(INPUT FOR THIS TASK)

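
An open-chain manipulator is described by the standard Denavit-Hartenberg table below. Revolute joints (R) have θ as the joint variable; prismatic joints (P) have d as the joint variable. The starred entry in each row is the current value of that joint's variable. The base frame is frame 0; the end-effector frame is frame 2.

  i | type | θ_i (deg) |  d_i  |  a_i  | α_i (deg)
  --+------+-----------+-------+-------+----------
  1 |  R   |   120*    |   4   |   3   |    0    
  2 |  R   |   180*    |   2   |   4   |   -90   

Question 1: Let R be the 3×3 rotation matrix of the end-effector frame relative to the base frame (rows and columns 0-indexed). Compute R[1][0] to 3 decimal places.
-0.866

End-effector x-axis (col 0 of R) = (0.5000,-0.8660,0.0000)
R[1][0] = -0.8660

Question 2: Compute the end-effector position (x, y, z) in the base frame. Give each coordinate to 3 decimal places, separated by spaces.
after link 1: o_1 = (-1.5000, 2.5981, 4.0000)
after link 2: o_2 = (0.5000, -0.8660, 6.0000)

0.500 -0.866 6.000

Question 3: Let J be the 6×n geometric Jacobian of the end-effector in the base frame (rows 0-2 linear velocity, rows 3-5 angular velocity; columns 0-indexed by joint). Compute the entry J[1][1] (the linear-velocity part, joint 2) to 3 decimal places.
axis z_1 = (0.0000,0.0000,1.0000); lever o_n−o_1 = (2.0000,-3.4641,2.0000)
cross product → J_v[:, 1] = (3.4641,2.0000,-0.0000)
J_ω[:, 1] = z_1
entry J[1][1] = 2.0000

2.000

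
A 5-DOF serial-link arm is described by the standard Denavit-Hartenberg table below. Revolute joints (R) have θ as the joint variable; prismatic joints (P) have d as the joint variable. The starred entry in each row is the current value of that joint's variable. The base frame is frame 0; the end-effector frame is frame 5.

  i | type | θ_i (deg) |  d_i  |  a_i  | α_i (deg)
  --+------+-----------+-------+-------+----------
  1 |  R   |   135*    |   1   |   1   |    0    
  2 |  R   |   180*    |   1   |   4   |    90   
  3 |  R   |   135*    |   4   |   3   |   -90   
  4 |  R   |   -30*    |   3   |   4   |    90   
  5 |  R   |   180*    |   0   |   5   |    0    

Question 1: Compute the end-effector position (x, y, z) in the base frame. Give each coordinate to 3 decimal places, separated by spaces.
-2.921 -2.029 1.388

after link 1: o_1 = (-0.7071, 0.7071, 1.0000)
after link 2: o_2 = (2.1213, -2.1213, 2.0000)
after link 3: o_3 = (-2.2071, -3.4497, 4.1213)
after link 4: o_4 = (-6.8534, -1.6319, 4.4495)
after link 5: o_5 = (-2.9205, -2.0292, 1.3876)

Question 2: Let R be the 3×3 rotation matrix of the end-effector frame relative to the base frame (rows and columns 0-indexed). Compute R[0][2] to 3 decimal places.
End-effector z-axis (col 2 of R) = (-0.3624,-0.8624,-0.3536)
R[0][2] = -0.3624

-0.362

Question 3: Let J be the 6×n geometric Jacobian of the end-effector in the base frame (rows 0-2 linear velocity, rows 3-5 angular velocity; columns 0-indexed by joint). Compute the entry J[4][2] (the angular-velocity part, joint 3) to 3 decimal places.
-0.707

axis z_2 = (-0.7071,-0.7071,0.0000); lever o_n−o_2 = (-5.0419,0.0921,-0.6124)
cross product → J_v[:, 2] = (0.4330,-0.4330,-3.6303)
J_ω[:, 2] = z_2
entry J[4][2] = -0.7071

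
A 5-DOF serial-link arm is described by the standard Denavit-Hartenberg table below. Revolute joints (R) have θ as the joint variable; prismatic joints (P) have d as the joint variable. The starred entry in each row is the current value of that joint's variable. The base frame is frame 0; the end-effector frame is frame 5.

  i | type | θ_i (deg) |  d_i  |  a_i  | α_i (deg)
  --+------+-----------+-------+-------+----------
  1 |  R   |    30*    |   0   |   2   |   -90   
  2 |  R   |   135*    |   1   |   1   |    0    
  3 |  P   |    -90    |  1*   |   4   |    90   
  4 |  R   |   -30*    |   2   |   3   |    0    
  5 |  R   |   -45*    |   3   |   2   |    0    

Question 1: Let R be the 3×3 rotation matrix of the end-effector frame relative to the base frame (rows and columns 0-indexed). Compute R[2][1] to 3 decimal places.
-0.683

End-effector y-axis (col 1 of R) = (0.4621,0.5657,-0.6830)
R[2][1] = -0.6830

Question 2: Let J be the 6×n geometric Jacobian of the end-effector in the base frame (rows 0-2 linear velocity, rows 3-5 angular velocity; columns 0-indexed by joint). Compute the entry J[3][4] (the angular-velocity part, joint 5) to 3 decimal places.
0.612

axis z_4 = (0.6124,0.3536,0.7071); lever o_n−o_4 = (3.1200,-0.4294,1.7553)
cross product → J_v[:, 4] = (0.9242,1.1313,-1.3660)
J_ω[:, 4] = z_4
entry J[3][4] = 0.6124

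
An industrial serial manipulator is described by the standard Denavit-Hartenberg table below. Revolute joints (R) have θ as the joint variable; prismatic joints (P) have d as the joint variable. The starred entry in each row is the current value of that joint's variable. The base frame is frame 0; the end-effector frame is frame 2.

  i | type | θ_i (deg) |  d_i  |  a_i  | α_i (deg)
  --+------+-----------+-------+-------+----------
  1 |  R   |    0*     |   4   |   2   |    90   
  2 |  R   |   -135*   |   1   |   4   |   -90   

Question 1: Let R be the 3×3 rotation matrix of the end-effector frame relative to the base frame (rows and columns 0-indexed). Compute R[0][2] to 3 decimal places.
End-effector z-axis (col 2 of R) = (0.7071,-0.0000,-0.7071)
R[0][2] = 0.7071

0.707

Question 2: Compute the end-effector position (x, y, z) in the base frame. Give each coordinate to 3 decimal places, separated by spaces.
after link 1: o_1 = (2.0000, 0.0000, 4.0000)
after link 2: o_2 = (-0.8284, -1.0000, 1.1716)

-0.828 -1.000 1.172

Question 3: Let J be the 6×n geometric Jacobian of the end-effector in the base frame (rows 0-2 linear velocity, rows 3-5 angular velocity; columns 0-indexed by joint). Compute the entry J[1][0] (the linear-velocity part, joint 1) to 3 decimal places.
axis z_0 = ẑ; lever o_n−o_0 = (-0.8284,-1.0000,1.1716)
cross product → J_v[:, 0] = (1.0000,-0.8284,0.0000)
J_ω[:, 0] = z_0
entry J[1][0] = -0.8284

-0.828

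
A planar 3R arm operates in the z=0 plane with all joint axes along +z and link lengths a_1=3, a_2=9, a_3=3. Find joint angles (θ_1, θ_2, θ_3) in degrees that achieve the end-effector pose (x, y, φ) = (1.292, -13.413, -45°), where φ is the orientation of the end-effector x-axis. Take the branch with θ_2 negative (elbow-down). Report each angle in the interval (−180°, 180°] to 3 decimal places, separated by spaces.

wrist centre = target − a_3·(cos φ, sin φ) = (-0.8293, -11.2917)
cos θ_2 = (128.1898−3²−9²)/(2·3·9) = 0.7072; θ_2 = -44.9909° (elbow-down)
β = atan2(-11.2917,-0.8293) = -94.2006°; ψ = atan2(-6.3630,9.3650) = -34.1938°
θ_1 = β − ψ = -60.0067°
θ_3 = φ − θ_1 − θ_2 = 59.9977° (wrapped to (-180°,180°])

-60.007 -44.991 59.998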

(End INPUT FOR THIS TASK)

TASK TO COMPLETE:
Each line of the material must be copied exactly.

EXERCISE ANSWER:
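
An open-chain manipulator is described by the standard Denavit-Hartenberg table below. Revolute joints (R) have θ as the joint variable; prismatic joints (P) have d as the joint variable. The starred entry in each row is the current value of that joint's variable. The base frame is frame 0; the end-effector frame is frame 2.

  i | type | θ_i (deg) |  d_i  |  a_i  | α_i (deg)
  --+------+-----------+-------+-------+----------
  1 |  R   |   120*    |   4   |   3   |    0    
  2 |  R   |   180*    |   2   |   4   |   -90   

Question 1: Let R be the 3×3 rotation matrix of the end-effector frame relative to the base frame (rows and columns 0-indexed). Compute R[1][0] to 3 decimal places.
-0.866

End-effector x-axis (col 0 of R) = (0.5000,-0.8660,0.0000)
R[1][0] = -0.8660

Question 2: Compute the end-effector position (x, y, z) in the base frame. Give each coordinate to 3 decimal places, separated by spaces.
after link 1: o_1 = (-1.5000, 2.5981, 4.0000)
after link 2: o_2 = (0.5000, -0.8660, 6.0000)

0.500 -0.866 6.000

Question 3: Let J be the 6×n geometric Jacobian of the end-effector in the base frame (rows 0-2 linear velocity, rows 3-5 angular velocity; columns 0-indexed by joint). Compute the entry J[1][1] (the linear-velocity part, joint 2) to 3 decimal places.
axis z_1 = (0.0000,0.0000,1.0000); lever o_n−o_1 = (2.0000,-3.4641,2.0000)
cross product → J_v[:, 1] = (3.4641,2.0000,-0.0000)
J_ω[:, 1] = z_1
entry J[1][1] = 2.0000

2.000

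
A 5-DOF serial-link arm is described by the standard Denavit-Hartenberg table below. Revolute joints (R) have θ as the joint variable; prismatic joints (P) have d as the joint variable. The starred entry in each row is the current value of that joint's variable. The base frame is frame 0; the end-effector frame is frame 5.

  i | type | θ_i (deg) |  d_i  |  a_i  | α_i (deg)
  --+------+-----------+-------+-------+----------
  1 |  R   |   135*    |   1   |   1   |    0    
  2 |  R   |   180*    |   1   |   4   |    90   
  3 |  R   |   135*    |   4   |   3   |   -90   
  4 |  R   |   -30*    |   3   |   4   |    90   
  5 |  R   |   180*    |   0   |   5   |    0    

Question 1: Compute the end-effector position (x, y, z) in the base frame. Give each coordinate to 3 decimal places, separated by spaces.
-2.921 -2.029 1.388

after link 1: o_1 = (-0.7071, 0.7071, 1.0000)
after link 2: o_2 = (2.1213, -2.1213, 2.0000)
after link 3: o_3 = (-2.2071, -3.4497, 4.1213)
after link 4: o_4 = (-6.8534, -1.6319, 4.4495)
after link 5: o_5 = (-2.9205, -2.0292, 1.3876)

Question 2: Let R be the 3×3 rotation matrix of the end-effector frame relative to the base frame (rows and columns 0-indexed). Compute R[0][2] to 3 decimal places.
End-effector z-axis (col 2 of R) = (-0.3624,-0.8624,-0.3536)
R[0][2] = -0.3624

-0.362

Question 3: Let J be the 6×n geometric Jacobian of the end-effector in the base frame (rows 0-2 linear velocity, rows 3-5 angular velocity; columns 0-indexed by joint). Compute the entry J[4][2] (the angular-velocity part, joint 3) to 3 decimal places.
-0.707

axis z_2 = (-0.7071,-0.7071,0.0000); lever o_n−o_2 = (-5.0419,0.0921,-0.6124)
cross product → J_v[:, 2] = (0.4330,-0.4330,-3.6303)
J_ω[:, 2] = z_2
entry J[4][2] = -0.7071

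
A 5-DOF serial-link arm is described by the standard Denavit-Hartenberg table below. Revolute joints (R) have θ as the joint variable; prismatic joints (P) have d as the joint variable. The starred entry in each row is the current value of that joint's variable. The base frame is frame 0; the end-effector frame is frame 5.

  i | type | θ_i (deg) |  d_i  |  a_i  | α_i (deg)
  --+------+-----------+-------+-------+----------
  1 |  R   |    30*    |   0   |   2   |   -90   
  2 |  R   |   135*    |   1   |   1   |    0    
  3 |  P   |    -90    |  1*   |   4   |    90   
  4 |  R   |   -30*    |   2   |   3   |    0    
  5 |  R   |   -45*    |   3   |   2   |    0    

Question 1: Let R be the 3×3 rotation matrix of the end-effector frame relative to the base frame (rows and columns 0-indexed). Compute R[2][1] to 3 decimal places.
-0.683

End-effector y-axis (col 1 of R) = (0.4621,0.5657,-0.6830)
R[2][1] = -0.6830

Question 2: Let J be the 6×n geometric Jacobian of the end-effector in the base frame (rows 0-2 linear velocity, rows 3-5 angular velocity; columns 0-indexed by joint). Compute the entry J[3][4] (the angular-velocity part, joint 5) to 3 decimal places.
0.612

axis z_4 = (0.6124,0.3536,0.7071); lever o_n−o_4 = (3.1200,-0.4294,1.7553)
cross product → J_v[:, 4] = (0.9242,1.1313,-1.3660)
J_ω[:, 4] = z_4
entry J[3][4] = 0.6124

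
An industrial serial manipulator is described by the standard Denavit-Hartenberg table below. Revolute joints (R) have θ as the joint variable; prismatic joints (P) have d as the joint variable. The starred entry in each row is the current value of that joint's variable. The base frame is frame 0; the end-effector frame is frame 2.

  i | type | θ_i (deg) |  d_i  |  a_i  | α_i (deg)
  --+------+-----------+-------+-------+----------
  1 |  R   |    0*     |   4   |   2   |    90   
  2 |  R   |   -135*   |   1   |   4   |   -90   

Question 1: Let R be the 3×3 rotation matrix of the end-effector frame relative to the base frame (rows and columns 0-indexed). Compute R[0][2] to 3 decimal places.
End-effector z-axis (col 2 of R) = (0.7071,-0.0000,-0.7071)
R[0][2] = 0.7071

0.707

Question 2: Compute the end-effector position (x, y, z) in the base frame. Give each coordinate to 3 decimal places, separated by spaces.
after link 1: o_1 = (2.0000, 0.0000, 4.0000)
after link 2: o_2 = (-0.8284, -1.0000, 1.1716)

-0.828 -1.000 1.172

Question 3: Let J be the 6×n geometric Jacobian of the end-effector in the base frame (rows 0-2 linear velocity, rows 3-5 angular velocity; columns 0-indexed by joint). Compute the entry J[1][0] (the linear-velocity part, joint 1) to 3 decimal places.
axis z_0 = ẑ; lever o_n−o_0 = (-0.8284,-1.0000,1.1716)
cross product → J_v[:, 0] = (1.0000,-0.8284,0.0000)
J_ω[:, 0] = z_0
entry J[1][0] = -0.8284

-0.828

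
A planar 3R arm operates in the z=0 plane with all joint axes along +z and link lengths a_1=3, a_2=9, a_3=3. Find joint angles (θ_1, θ_2, θ_3) in degrees that achieve the end-effector pose (x, y, φ) = (1.292, -13.413, -45°), where φ is the orientation of the end-effector x-axis. Take the branch with θ_2 negative (elbow-down). Report each angle in the interval (−180°, 180°] to 3 decimal places, separated by spaces.

wrist centre = target − a_3·(cos φ, sin φ) = (-0.8293, -11.2917)
cos θ_2 = (128.1898−3²−9²)/(2·3·9) = 0.7072; θ_2 = -44.9909° (elbow-down)
β = atan2(-11.2917,-0.8293) = -94.2006°; ψ = atan2(-6.3630,9.3650) = -34.1938°
θ_1 = β − ψ = -60.0067°
θ_3 = φ − θ_1 − θ_2 = 59.9977° (wrapped to (-180°,180°])

-60.007 -44.991 59.998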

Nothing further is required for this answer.